▸ **Directions for this task**: Go through the entries below and count the lines where "taking" occurs. Give nothing but that number.

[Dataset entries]

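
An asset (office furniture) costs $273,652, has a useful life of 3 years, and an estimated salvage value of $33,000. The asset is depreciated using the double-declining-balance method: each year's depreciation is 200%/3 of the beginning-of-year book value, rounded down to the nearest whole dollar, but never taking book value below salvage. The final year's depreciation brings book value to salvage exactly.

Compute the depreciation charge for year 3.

$0

Depreciable base = $273,652 − $33,000 = $240,652.
Year 1: ⌊$273,652 × 200%/3⌋ = $182,434. Book value $91,218.
Year 2: ⌊$91,218 × 200%/3⌋ = $60,812, capped at $58,218. Book value $33,000.
Year 3 (final): $33,000 − $33,000 = $0. Book value $33,000.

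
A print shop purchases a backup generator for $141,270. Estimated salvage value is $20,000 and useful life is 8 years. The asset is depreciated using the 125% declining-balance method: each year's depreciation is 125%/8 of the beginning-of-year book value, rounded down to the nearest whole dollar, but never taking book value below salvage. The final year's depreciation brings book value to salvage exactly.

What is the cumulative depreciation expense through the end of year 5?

$80,857

Depreciable base = $141,270 − $20,000 = $121,270.
Year 1: ⌊$141,270 × 125%/8⌋ = $22,073. Book value $119,197.
Year 2: ⌊$119,197 × 125%/8⌋ = $18,624. Book value $100,573.
Year 3: ⌊$100,573 × 125%/8⌋ = $15,714. Book value $84,859.
Year 4: ⌊$84,859 × 125%/8⌋ = $13,259. Book value $71,600.
Year 5: ⌊$71,600 × 125%/8⌋ = $11,187. Book value $60,413.
Accumulated through year 5 = $141,270 − $60,413 = $80,857.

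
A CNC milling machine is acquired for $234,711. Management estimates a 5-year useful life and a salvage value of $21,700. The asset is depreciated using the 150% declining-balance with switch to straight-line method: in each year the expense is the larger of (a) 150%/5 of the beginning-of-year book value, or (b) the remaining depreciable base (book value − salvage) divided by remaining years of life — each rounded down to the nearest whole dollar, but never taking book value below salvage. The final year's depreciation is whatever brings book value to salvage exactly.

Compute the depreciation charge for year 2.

Depreciable base = $234,711 − $21,700 = $213,011.
Year 1: DB = ⌊$234,711 × 150%/5⌋ = $70,413; SL = ⌊$213,011/5⌋ = $42,602 → take DB $70,413. Book value $164,298.
Year 2: DB = ⌊$164,298 × 150%/5⌋ = $49,289; SL = ⌊$142,598/4⌋ = $35,649 → take DB $49,289. Book value $115,009.

$49,289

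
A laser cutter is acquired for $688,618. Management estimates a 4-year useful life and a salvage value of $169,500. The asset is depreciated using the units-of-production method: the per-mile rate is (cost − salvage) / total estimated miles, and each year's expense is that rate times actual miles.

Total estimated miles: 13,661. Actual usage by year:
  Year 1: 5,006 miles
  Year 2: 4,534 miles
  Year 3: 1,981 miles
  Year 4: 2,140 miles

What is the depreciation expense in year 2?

Depreciable base = $688,618 − $169,500 = $519,118.
Rate = $519,118 / 13,661 miles = $38 per mile.
Year 1: 5,006 × $38 = $190,228. Book value $498,390.
Year 2: 4,534 × $38 = $172,292. Book value $326,098.

$172,292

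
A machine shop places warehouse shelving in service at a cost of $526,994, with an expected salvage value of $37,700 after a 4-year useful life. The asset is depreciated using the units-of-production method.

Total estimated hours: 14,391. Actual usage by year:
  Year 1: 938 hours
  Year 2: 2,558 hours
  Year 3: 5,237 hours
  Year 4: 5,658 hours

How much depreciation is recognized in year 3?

Depreciable base = $526,994 − $37,700 = $489,294.
Rate = $489,294 / 14,391 hours = $34 per hour.
Year 1: 938 × $34 = $31,892. Book value $495,102.
Year 2: 2,558 × $34 = $86,972. Book value $408,130.
Year 3: 5,237 × $34 = $178,058. Book value $230,072.

$178,058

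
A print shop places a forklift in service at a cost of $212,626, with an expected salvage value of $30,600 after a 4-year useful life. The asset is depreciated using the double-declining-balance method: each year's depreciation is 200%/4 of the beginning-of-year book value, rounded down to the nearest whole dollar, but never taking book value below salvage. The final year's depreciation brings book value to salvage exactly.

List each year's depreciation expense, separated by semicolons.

Depreciable base = $212,626 − $30,600 = $182,026.
Year 1: ⌊$212,626 × 200%/4⌋ = $106,313. Book value $106,313.
Year 2: ⌊$106,313 × 200%/4⌋ = $53,156. Book value $53,157.
Year 3: ⌊$53,157 × 200%/4⌋ = $26,578, capped at $22,557. Book value $30,600.
Year 4 (final): $30,600 − $30,600 = $0. Book value $30,600.

$106,313; $53,156; $22,557; $0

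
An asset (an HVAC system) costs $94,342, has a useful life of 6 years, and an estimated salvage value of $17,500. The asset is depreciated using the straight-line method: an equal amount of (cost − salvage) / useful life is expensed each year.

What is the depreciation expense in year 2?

Depreciable base = $94,342 − $17,500 = $76,842.
Annual expense = $76,842 / 6 = $12,807.

$12,807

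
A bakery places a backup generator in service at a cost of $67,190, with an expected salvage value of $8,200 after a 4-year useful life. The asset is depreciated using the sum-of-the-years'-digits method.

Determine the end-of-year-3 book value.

Depreciable base = $67,190 − $8,200 = $58,990.
Sum of the years' digits = 4+3+2+1 = 10.
Year 1: $58,990 × 4/10 = $23,596. Book value $43,594.
Year 2: $58,990 × 3/10 = $17,697. Book value $25,897.
Year 3: $58,990 × 2/10 = $11,798. Book value $14,099.

$14,099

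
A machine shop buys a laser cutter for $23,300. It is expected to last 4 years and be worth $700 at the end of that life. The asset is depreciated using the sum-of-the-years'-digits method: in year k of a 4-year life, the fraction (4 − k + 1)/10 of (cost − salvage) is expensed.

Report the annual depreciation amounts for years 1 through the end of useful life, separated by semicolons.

$9,040; $6,780; $4,520; $2,260

Depreciable base = $23,300 − $700 = $22,600.
Sum of the years' digits = 4+3+2+1 = 10.
Year 1: $22,600 × 4/10 = $9,040. Book value $14,260.
Year 2: $22,600 × 3/10 = $6,780. Book value $7,480.
Year 3: $22,600 × 2/10 = $4,520. Book value $2,960.
Year 4: $22,600 × 1/10 = $2,260. Book value $700.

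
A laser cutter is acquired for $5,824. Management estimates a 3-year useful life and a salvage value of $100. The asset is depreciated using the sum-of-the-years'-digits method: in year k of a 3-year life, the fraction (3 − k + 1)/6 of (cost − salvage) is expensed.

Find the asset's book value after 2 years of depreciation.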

▸ **Solution to this exercise**: 4